Available data
------------------------------

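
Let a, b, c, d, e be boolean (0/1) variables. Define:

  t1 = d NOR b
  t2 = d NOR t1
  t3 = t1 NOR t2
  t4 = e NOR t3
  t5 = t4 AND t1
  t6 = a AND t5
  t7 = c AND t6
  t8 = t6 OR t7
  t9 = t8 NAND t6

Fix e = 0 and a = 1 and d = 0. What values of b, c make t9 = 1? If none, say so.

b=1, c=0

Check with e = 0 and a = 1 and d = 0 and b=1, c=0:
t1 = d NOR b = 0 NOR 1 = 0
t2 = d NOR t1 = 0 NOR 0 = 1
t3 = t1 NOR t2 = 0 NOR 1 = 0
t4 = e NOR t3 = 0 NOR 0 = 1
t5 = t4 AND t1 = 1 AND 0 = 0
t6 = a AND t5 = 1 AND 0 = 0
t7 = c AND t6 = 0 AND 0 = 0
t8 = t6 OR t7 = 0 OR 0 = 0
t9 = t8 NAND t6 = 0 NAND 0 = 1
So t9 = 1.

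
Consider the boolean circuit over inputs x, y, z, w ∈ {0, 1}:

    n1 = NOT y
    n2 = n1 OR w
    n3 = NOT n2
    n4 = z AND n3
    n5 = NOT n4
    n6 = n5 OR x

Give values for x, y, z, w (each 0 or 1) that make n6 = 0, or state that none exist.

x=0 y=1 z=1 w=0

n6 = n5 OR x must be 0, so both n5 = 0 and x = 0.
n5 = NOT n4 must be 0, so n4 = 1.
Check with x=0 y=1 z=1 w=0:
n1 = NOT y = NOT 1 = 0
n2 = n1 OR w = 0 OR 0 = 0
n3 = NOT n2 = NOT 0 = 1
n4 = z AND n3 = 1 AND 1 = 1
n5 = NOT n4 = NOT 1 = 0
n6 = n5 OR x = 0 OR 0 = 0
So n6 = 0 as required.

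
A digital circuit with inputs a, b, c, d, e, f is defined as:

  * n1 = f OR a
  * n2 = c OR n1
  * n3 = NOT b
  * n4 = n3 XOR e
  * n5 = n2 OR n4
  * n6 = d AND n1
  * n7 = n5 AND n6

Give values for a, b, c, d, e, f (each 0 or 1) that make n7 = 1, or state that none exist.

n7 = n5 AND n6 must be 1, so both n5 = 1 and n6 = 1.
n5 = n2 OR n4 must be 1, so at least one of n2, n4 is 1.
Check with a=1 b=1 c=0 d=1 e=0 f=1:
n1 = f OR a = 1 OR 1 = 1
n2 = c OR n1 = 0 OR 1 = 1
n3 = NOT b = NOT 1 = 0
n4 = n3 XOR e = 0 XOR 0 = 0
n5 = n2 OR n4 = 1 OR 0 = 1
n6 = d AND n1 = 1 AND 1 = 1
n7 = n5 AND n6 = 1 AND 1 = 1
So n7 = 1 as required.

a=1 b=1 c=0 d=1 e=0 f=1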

------------------------------

What needs to be done
In the entries above, find each line that includes the string "inputs" and copy it.

Task solution
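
Consider the boolean circuit over inputs x, y, z, w ∈ {0, 1}:
A digital circuit with inputs a, b, c, d, e, f is defined as: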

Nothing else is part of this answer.